Look through the listing below and report the lines that have the word "Brook" in them.

→ RECORDS TO USE
┄┄┄┄┄┄┄┄┄┄
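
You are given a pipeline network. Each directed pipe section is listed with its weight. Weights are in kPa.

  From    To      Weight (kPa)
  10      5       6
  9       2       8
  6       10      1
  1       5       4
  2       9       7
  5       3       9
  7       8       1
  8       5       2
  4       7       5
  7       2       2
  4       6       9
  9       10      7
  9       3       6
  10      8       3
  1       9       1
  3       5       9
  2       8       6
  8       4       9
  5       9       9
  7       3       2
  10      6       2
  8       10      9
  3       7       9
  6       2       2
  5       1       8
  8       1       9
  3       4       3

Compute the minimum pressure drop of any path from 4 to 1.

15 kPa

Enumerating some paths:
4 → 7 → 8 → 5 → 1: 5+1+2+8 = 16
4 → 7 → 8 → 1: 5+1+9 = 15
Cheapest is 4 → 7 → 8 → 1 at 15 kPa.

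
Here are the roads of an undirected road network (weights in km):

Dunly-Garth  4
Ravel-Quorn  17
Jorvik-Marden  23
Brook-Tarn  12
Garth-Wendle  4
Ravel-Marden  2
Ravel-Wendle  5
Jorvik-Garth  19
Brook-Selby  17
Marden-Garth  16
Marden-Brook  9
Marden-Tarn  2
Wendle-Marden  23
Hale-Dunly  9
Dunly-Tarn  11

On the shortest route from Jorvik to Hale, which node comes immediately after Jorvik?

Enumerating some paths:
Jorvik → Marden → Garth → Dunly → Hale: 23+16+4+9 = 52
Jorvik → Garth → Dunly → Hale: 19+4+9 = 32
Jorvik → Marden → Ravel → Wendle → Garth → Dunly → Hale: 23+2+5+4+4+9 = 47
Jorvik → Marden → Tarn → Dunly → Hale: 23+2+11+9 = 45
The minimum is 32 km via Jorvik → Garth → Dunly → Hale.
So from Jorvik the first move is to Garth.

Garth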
┄┄┄┄┄┄┄┄┄┄
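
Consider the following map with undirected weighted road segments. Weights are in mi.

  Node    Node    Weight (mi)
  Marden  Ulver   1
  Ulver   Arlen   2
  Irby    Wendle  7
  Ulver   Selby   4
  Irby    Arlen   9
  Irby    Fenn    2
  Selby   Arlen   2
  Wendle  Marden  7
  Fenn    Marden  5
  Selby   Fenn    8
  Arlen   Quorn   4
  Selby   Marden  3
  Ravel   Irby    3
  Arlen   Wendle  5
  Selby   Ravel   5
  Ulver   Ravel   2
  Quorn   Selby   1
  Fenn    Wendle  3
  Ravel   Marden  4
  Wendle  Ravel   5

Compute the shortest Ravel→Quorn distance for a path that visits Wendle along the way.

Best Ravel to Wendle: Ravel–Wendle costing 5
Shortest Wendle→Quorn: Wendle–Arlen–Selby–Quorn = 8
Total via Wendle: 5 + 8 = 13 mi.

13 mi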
┄┄┄┄┄┄┄┄┄┄
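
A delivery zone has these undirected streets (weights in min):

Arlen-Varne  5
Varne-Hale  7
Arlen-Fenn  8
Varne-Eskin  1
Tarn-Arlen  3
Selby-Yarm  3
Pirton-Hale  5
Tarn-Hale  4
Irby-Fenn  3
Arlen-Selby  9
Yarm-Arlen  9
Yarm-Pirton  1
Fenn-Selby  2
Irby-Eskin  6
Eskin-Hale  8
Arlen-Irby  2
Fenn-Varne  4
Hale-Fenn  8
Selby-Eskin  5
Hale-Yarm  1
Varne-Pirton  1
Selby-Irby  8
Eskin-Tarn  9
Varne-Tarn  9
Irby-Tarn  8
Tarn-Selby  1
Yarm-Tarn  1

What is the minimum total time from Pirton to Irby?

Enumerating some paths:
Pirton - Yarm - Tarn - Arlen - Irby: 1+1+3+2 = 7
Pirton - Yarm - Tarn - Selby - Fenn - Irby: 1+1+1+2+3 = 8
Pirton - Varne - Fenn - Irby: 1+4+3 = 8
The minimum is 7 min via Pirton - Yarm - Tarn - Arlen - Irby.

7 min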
┄┄┄┄┄┄┄┄┄┄
→ TASK RESPONSE
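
Brook-Tarn  12
Brook-Selby  17
Marden-Brook  9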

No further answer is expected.